:: WORK INSTRUCTION ::
Word for word, restate the lines from the start of the data below through the line containing "Initial materials: yulnex, zortal, xangal.".

►

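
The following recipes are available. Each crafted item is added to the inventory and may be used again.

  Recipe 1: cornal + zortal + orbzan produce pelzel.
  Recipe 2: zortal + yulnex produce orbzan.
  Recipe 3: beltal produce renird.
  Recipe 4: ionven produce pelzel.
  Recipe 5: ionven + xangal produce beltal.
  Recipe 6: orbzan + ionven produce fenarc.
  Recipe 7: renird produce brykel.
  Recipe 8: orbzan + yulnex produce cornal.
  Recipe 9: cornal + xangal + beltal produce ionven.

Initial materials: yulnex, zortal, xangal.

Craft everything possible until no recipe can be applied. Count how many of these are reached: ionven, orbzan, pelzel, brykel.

2

zortal + yulnex → orbzan (Recipe 2).
Using Recipe 8, orbzan and yulnex make cornal.
Using Recipe 1, cornal, zortal, and orbzan make pelzel.
ionven would need cornal, xangal, and beltal (Recipe 9), but beltal is never obtained.
orbzan: reached.
pelzel: reached.
brykel would need renird (Recipe 7), but renird is never obtained.
Reached: orbzan and pelzel — 2 of the 4.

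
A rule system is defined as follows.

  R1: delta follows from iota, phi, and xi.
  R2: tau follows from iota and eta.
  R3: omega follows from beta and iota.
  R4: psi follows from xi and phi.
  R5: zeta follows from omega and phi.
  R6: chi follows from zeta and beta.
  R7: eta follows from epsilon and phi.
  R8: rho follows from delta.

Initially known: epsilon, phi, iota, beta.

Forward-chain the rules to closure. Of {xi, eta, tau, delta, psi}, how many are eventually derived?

2

epsilon and phi hold, so eta follows (R7).
iota and eta hold, so tau follows (R2).
No rule produces xi, and it is not given.
eta: reached.
tau: reached.
delta would need iota, phi, and xi (R1), but xi is never established.
psi would need xi and phi (R4), but xi is never established.
Reached: eta and tau — 2 of the 5.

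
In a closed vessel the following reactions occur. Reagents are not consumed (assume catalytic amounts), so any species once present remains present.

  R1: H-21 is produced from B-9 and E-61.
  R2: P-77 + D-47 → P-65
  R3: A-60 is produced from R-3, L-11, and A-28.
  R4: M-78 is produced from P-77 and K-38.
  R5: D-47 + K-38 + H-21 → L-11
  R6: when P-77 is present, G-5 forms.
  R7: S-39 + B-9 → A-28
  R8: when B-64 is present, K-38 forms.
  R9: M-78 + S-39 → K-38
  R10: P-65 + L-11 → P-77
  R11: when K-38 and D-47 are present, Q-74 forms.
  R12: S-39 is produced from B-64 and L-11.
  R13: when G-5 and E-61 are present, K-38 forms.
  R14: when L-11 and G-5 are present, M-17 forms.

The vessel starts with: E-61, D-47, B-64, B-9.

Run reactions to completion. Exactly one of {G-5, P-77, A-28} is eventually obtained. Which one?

B-9 and E-61 present → H-21 forms (R1).
B-64 present → K-38 forms (R8).
D-47, K-38, and H-21 present → L-11 forms (R5).
B-64 and L-11 present → S-39 forms (R12).
S-39 and B-9 present → A-28 forms (R7).
P-77 would need P-65 and L-11 (R10), but P-65 never forms. G-5 would need P-77 (R6), but P-77 never forms.

A-28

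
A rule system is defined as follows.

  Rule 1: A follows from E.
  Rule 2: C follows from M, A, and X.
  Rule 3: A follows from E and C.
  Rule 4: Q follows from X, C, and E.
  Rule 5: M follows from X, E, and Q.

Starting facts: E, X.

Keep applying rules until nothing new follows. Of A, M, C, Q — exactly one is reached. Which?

E holds, so A follows (Rule 1).
M would need X, E, and Q (Rule 5), but Q is never established. Q would need X, C, and E (Rule 4), but C is never established. C would need M, A, and X (Rule 2), but M is never established.

A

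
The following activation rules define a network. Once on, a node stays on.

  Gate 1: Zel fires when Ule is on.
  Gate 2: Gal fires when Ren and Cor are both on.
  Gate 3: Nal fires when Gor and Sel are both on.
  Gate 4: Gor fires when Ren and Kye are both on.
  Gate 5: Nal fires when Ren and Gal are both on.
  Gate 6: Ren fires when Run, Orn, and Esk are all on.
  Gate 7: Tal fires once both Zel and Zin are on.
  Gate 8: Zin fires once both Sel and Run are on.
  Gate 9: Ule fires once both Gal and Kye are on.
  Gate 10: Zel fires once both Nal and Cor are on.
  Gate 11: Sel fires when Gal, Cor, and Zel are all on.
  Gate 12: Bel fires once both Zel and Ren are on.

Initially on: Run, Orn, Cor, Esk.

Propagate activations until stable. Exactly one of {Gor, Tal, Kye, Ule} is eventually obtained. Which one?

Tal

Gate 6: Run, Orn, and Esk on → Ren on.
Ren and Cor are on, so Gal fires (Gate 2).
Gate 5: Ren and Gal on → Nal on.
Gate 10: Nal and Cor on → Zel on.
Gate 11: Gal, Cor, and Zel on → Sel on.
Sel and Run are on, so Zin fires (Gate 8).
Zel and Zin are on, so Tal fires (Gate 7).
Ule would need Gal and Kye (Gate 9), but Kye never turns on. Gor would need Ren and Kye (Gate 4), but Kye never turns on. No rule produces Kye, and it is not given.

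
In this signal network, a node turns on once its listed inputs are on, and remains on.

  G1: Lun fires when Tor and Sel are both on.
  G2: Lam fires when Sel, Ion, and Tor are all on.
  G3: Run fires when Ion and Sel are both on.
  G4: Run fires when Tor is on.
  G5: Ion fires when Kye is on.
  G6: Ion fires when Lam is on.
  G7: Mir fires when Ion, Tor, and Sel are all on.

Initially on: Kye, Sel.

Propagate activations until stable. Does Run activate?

Yes

Kye is on, so Ion fires (G5).
Ion and Sel are on, so Run fires (G3).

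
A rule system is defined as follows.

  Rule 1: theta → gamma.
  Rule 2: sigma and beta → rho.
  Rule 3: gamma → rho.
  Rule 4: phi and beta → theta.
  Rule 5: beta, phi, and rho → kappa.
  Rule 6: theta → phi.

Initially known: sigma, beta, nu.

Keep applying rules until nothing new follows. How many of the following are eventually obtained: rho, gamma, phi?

1

From sigma and beta, Rule 2 gives rho.
rho: reached.
gamma would need theta (Rule 1), but theta is never established.
phi would need theta (Rule 6), but theta is never established.
Reached: rho — 1 of the 3.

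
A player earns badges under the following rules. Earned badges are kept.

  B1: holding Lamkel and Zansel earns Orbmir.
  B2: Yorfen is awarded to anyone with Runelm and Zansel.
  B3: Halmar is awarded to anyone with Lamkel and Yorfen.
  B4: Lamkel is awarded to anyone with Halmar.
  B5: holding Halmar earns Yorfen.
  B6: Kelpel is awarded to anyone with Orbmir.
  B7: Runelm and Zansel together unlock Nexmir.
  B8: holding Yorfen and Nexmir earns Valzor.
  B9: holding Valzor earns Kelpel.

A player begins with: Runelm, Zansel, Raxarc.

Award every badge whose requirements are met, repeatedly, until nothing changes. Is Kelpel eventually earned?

With Runelm and Zansel, Nexmir is earned (B7).
With Runelm and Zansel, Yorfen is earned (B2).
With Yorfen and Nexmir, Valzor is earned (B8).
With Valzor, Kelpel is earned (B9).

Yes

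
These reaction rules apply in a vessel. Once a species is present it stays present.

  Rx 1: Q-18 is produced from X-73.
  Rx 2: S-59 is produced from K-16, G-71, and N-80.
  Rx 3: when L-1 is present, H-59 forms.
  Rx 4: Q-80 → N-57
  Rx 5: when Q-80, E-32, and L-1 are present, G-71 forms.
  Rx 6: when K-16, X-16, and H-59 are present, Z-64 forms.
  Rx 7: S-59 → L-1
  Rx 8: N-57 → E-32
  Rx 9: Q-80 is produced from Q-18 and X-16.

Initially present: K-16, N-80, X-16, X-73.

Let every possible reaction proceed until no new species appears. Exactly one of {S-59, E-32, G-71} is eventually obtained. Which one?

E-32

X-73 present → Q-18 forms (Rx 1).
Q-18 and X-16 present → Q-80 forms (Rx 9).
Q-80 present → N-57 forms (Rx 4).
N-57 present → E-32 forms (Rx 8).
G-71 would need Q-80, E-32, and L-1 (Rx 5), but L-1 never forms. S-59 would need K-16, G-71, and N-80 (Rx 2), but G-71 never forms.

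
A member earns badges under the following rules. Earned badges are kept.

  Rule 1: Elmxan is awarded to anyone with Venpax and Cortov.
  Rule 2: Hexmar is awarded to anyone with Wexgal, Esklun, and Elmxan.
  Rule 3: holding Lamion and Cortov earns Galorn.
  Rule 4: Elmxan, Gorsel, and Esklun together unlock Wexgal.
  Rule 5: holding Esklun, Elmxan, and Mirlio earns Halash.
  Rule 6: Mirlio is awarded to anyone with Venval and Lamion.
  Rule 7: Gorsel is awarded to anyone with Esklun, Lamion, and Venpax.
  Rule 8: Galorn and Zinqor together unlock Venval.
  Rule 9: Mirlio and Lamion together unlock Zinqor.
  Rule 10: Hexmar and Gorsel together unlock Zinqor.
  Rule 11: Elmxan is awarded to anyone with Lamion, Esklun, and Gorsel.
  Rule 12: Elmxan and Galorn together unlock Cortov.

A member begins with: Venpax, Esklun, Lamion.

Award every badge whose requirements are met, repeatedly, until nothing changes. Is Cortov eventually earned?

No

Cortov would need Elmxan and Galorn (Rule 12), but Galorn is never earned.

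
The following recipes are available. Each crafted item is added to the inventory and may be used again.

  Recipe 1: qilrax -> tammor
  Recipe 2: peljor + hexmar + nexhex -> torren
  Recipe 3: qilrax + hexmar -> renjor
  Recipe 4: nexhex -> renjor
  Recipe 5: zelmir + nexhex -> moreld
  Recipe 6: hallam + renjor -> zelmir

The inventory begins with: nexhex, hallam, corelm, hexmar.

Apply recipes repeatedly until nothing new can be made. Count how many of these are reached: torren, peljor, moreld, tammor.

Using Recipe 4, nexhex makes renjor.
hallam + renjor -> zelmir (Recipe 6).
zelmir + nexhex -> moreld (Recipe 5).
torren would need peljor, hexmar, and nexhex (Recipe 2), but peljor is never obtained.
No rule produces peljor, and it is not given.
moreld: reached.
tammor would need qilrax (Recipe 1), but qilrax is never obtained.
Reached: moreld — 1 of the 4.

1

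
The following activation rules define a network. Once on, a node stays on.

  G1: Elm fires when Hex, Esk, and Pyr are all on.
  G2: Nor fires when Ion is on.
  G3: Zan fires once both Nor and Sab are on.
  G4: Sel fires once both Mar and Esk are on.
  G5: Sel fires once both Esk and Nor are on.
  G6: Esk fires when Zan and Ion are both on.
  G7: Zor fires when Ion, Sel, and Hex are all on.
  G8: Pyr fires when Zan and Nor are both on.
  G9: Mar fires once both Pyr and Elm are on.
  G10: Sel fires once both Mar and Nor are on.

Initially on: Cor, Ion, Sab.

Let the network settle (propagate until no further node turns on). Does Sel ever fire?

G2: Ion on → Nor on.
G3: Nor and Sab on → Zan on.
G6: Zan and Ion on → Esk on.
G5: Esk and Nor on → Sel on.

Yes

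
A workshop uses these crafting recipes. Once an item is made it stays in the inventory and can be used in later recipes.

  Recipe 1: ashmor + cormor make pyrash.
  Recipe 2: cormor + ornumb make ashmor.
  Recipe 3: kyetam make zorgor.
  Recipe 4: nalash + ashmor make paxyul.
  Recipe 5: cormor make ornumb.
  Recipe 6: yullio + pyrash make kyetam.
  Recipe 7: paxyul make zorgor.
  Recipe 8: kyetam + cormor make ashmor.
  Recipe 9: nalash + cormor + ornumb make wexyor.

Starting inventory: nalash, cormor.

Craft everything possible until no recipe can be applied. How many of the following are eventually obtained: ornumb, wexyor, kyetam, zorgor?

cormor → ornumb (Recipe 5).
nalash + cormor + ornumb → wexyor (Recipe 9).
Using Recipe 2, cormor and ornumb make ashmor.
nalash + ashmor → paxyul (Recipe 4).
Using Recipe 7, paxyul makes zorgor.
ornumb: reached.
wexyor: reached.
kyetam would need yullio and pyrash (Recipe 6), but yullio is never obtained.
zorgor: reached.
Reached: ornumb, wexyor, and zorgor — 3 of the 4.

3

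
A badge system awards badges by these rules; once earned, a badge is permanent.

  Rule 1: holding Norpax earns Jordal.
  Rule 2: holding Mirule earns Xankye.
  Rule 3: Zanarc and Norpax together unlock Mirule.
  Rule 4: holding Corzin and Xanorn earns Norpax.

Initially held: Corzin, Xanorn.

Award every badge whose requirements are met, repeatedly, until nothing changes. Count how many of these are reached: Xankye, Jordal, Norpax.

With Corzin and Xanorn, Norpax is earned (Rule 4).
With Norpax, Jordal is earned (Rule 1).
Xankye would need Mirule (Rule 2), but Mirule is never earned.
Jordal: reached.
Norpax: reached.
Reached: Jordal and Norpax — 2 of the 3.

2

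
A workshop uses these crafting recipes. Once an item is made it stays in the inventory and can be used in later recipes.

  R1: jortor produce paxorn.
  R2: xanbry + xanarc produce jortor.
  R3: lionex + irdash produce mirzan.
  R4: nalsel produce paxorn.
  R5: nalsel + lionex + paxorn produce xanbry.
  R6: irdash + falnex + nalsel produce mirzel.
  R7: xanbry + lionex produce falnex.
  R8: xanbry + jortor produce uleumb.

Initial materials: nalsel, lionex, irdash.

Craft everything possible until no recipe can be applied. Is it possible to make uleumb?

uleumb would need xanbry and jortor (R8), but jortor is never obtained.

No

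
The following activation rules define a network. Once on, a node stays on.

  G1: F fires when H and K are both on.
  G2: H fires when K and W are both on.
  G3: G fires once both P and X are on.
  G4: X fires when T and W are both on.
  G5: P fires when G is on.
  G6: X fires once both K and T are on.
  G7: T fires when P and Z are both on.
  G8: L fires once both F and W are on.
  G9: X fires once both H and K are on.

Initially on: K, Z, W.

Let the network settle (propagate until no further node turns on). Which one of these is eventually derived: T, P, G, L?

G2: K and W on → H on.
G1: H and K on → F on.
G8: F and W on → L on.
P would need G (G5), but G never turns on. T would need P and Z (G7), but P never turns on. G would need P and X (G3), but P never turns on.

L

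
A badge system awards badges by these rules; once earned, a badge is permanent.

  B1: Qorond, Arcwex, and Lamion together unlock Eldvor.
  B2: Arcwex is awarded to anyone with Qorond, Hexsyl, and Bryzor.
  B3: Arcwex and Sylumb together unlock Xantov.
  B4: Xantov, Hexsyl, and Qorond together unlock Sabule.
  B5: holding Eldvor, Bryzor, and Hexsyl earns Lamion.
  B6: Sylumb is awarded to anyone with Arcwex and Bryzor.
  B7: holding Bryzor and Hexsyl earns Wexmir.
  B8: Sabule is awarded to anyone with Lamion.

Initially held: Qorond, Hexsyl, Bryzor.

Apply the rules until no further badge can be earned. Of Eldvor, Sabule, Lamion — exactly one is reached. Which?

Sabule

With Qorond, Hexsyl, and Bryzor, Arcwex is earned (B2).
With Arcwex and Bryzor, Sylumb is earned (B6).
With Arcwex and Sylumb, Xantov is earned (B3).
With Xantov, Hexsyl, and Qorond, Sabule is earned (B4).
Lamion would need Eldvor, Bryzor, and Hexsyl (B5), but Eldvor is never earned. Eldvor would need Qorond, Arcwex, and Lamion (B1), but Lamion is never earned.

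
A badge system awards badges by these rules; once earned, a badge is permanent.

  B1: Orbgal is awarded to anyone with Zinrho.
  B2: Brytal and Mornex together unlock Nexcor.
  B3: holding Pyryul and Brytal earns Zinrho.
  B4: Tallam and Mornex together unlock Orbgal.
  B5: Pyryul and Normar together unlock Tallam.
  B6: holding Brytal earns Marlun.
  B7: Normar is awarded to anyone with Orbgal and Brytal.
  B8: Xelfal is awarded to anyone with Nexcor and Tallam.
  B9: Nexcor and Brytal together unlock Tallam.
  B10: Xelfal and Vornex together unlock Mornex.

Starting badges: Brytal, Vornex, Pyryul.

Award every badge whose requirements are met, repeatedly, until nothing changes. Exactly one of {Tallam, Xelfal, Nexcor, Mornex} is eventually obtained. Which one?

With Pyryul and Brytal, Zinrho is earned (B3).
With Zinrho, Orbgal is earned (B1).
With Orbgal and Brytal, Normar is earned (B7).
With Pyryul and Normar, Tallam is earned (B5).
Xelfal would need Nexcor and Tallam (B8), but Nexcor is never earned. Mornex would need Xelfal and Vornex (B10), but Xelfal is never earned. Nexcor would need Brytal and Mornex (B2), but Mornex is never earned.

Tallam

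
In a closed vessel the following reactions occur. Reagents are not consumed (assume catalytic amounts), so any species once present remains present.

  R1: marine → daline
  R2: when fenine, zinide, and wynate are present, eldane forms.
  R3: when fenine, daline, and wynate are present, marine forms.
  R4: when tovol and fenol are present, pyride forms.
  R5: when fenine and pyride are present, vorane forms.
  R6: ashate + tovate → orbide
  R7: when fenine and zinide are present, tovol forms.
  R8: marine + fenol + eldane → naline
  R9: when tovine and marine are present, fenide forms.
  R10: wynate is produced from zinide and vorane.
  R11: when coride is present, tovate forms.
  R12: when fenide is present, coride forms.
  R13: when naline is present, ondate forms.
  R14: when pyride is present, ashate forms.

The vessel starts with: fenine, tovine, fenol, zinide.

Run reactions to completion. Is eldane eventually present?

Yes

fenine and zinide present → tovol forms (R7).
tovol and fenol present → pyride forms (R4).
fenine and pyride present → vorane forms (R5).
zinide and vorane present → wynate forms (R10).
fenine, zinide, and wynate present → eldane forms (R2).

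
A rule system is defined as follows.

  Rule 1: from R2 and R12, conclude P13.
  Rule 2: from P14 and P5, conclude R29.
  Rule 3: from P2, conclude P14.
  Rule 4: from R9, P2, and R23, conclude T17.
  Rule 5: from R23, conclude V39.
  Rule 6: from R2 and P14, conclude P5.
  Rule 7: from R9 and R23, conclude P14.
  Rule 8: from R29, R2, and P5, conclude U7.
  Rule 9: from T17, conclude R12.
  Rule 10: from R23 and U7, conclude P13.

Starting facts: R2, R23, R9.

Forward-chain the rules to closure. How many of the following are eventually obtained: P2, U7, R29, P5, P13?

4

R9 and R23 hold, so P14 follows (Rule 7).
R2 and P14 hold, so P5 follows (Rule 6).
P14 and P5 hold, so R29 follows (Rule 2).
From R29, R2, and P5, Rule 8 gives U7.
From R23 and U7, Rule 10 gives P13.
No rule produces P2, and it is not given.
U7: reached.
R29: reached.
P5: reached.
P13: reached.
Reached: U7, R29, P5, and P13 — 4 of the 5.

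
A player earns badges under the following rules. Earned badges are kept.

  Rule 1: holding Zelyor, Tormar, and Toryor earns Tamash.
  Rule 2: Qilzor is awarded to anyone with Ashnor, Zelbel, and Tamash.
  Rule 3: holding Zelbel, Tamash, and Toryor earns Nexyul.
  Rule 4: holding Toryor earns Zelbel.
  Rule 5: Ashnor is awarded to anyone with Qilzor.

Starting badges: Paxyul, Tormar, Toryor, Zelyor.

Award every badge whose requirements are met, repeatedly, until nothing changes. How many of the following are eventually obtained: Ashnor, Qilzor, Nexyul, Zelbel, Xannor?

2

With Zelyor, Tormar, and Toryor, Tamash is earned (Rule 1).
With Toryor, Zelbel is earned (Rule 4).
With Zelbel, Tamash, and Toryor, Nexyul is earned (Rule 3).
Ashnor would need Qilzor (Rule 5), but Qilzor is never earned.
Qilzor would need Ashnor, Zelbel, and Tamash (Rule 2), but Ashnor is never earned.
Nexyul: reached.
Zelbel: reached.
No rule produces Xannor, and it is not given.
Reached: Nexyul and Zelbel — 2 of the 5.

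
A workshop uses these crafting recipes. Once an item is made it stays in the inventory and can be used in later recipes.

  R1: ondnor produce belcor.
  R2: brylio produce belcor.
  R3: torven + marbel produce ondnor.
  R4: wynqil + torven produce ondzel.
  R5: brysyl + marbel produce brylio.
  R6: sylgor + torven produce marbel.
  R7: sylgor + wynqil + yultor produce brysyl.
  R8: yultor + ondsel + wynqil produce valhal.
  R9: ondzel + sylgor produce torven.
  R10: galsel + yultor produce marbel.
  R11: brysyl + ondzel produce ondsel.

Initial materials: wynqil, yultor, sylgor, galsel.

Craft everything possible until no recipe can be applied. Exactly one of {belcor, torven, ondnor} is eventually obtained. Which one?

Using R7, sylgor, wynqil, and yultor make brysyl.
Using R10, galsel and yultor make marbel.
brysyl + marbel → brylio (R5).
Using R2, brylio makes belcor.
ondnor would need torven and marbel (R3), but torven is never obtained. torven would need ondzel and sylgor (R9), but ondzel is never obtained.

belcor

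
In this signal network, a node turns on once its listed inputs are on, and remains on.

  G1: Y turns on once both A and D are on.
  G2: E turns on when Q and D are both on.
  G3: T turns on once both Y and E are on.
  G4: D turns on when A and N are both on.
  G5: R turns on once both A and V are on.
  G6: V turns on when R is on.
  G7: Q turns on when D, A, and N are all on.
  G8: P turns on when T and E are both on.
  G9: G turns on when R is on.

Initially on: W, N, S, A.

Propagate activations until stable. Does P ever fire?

A and N are on, so D turns on (G4).
G7: D, A, and N on → Q on.
A and D are on, so Y turns on (G1).
Q and D are on, so E turns on (G2).
G3: Y and E on → T on.
T and E are on, so P turns on (G8).

Yes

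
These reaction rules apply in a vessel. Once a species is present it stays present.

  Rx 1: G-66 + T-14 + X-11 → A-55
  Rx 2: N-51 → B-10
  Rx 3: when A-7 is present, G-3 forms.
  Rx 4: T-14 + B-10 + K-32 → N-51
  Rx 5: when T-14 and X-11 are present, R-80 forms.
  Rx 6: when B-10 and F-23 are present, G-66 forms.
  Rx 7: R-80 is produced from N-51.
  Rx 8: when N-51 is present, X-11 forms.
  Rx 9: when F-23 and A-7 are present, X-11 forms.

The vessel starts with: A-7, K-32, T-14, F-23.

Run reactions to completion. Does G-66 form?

No

G-66 would need B-10 and F-23 (Rx 6), but B-10 never forms.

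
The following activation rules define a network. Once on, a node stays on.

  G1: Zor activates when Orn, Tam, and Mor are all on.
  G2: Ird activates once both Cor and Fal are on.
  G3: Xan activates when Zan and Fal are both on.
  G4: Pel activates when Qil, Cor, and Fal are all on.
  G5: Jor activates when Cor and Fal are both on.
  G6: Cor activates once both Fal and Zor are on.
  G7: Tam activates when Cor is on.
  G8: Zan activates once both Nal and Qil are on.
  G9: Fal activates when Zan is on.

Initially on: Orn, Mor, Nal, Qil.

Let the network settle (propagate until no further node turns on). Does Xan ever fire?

Nal and Qil are on, so Zan activates (G8).
G9: Zan on → Fal on.
G3: Zan and Fal on → Xan on.

Yes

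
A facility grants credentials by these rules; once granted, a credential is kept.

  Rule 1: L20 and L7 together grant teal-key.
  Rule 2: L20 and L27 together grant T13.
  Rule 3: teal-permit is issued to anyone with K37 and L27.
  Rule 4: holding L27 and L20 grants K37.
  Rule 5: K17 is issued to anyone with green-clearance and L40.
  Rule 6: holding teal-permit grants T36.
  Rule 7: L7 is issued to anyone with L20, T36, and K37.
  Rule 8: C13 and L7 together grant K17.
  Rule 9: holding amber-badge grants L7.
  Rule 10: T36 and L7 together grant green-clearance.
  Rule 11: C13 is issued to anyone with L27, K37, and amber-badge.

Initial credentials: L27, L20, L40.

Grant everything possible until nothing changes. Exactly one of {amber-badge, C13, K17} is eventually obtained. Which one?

Holding L27 and L20 grants K37 (Rule 4).
Holding K37 and L27 grants teal-permit (Rule 3).
Holding teal-permit grants T36 (Rule 6).
Holding L20, T36, and K37 grants L7 (Rule 7).
Holding T36 and L7 grants green-clearance (Rule 10).
Holding green-clearance and L40 grants K17 (Rule 5).
No rule produces amber-badge, and it is not given. C13 would need L27, K37, and amber-badge (Rule 11), but amber-badge is never granted.

K17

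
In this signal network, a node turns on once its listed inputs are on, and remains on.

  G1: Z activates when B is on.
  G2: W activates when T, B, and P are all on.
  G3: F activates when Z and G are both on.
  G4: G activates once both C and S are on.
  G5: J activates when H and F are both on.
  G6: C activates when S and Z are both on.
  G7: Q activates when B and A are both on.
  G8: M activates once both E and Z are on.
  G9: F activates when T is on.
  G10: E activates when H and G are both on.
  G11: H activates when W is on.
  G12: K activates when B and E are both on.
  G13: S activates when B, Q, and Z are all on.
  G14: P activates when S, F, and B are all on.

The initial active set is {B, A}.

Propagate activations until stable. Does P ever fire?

Yes

G7: B and A on → Q on.
B is on, so Z activates (G1).
B, Q, and Z are on, so S activates (G13).
G6: S and Z on → C on.
C and S are on, so G activates (G4).
G3: Z and G on → F on.
S, F, and B are on, so P activates (G14).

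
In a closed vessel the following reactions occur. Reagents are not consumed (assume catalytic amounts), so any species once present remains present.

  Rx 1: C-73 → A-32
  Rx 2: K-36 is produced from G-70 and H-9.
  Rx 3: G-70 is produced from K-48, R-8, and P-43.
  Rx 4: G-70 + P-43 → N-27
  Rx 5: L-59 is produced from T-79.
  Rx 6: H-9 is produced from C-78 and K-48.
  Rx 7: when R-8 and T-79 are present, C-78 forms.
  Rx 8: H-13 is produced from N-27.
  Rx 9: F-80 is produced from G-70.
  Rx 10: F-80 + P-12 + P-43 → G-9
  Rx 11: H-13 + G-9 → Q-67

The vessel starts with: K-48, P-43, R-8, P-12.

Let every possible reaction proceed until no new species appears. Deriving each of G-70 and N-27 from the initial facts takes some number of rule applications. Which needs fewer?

G-70

G-70: K-48, R-8, and P-43 present → G-70 forms (Rx 3). [1 rule application]
N-27: K-48, R-8, and P-43 present → G-70 forms (Rx 3). G-70 and P-43 present → N-27 forms (Rx 4). [2 rule applications]
G-70 needs fewer.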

◄

:: OUTPUT OF THE EXERCISE ::
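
The following recipes are available. Each crafted item is added to the inventory and may be used again.

  Recipe 1: cornal + zortal + orbzan produce pelzel.
  Recipe 2: zortal + yulnex produce orbzan.
  Recipe 3: beltal produce renird.
  Recipe 4: ionven produce pelzel.
  Recipe 5: ionven + xangal produce beltal.
  Recipe 6: orbzan + ionven produce fenarc.
  Recipe 7: renird produce brykel.
  Recipe 8: orbzan + yulnex produce cornal.
  Recipe 9: cornal + xangal + beltal produce ionven.

Initial materials: yulnex, zortal, xangal.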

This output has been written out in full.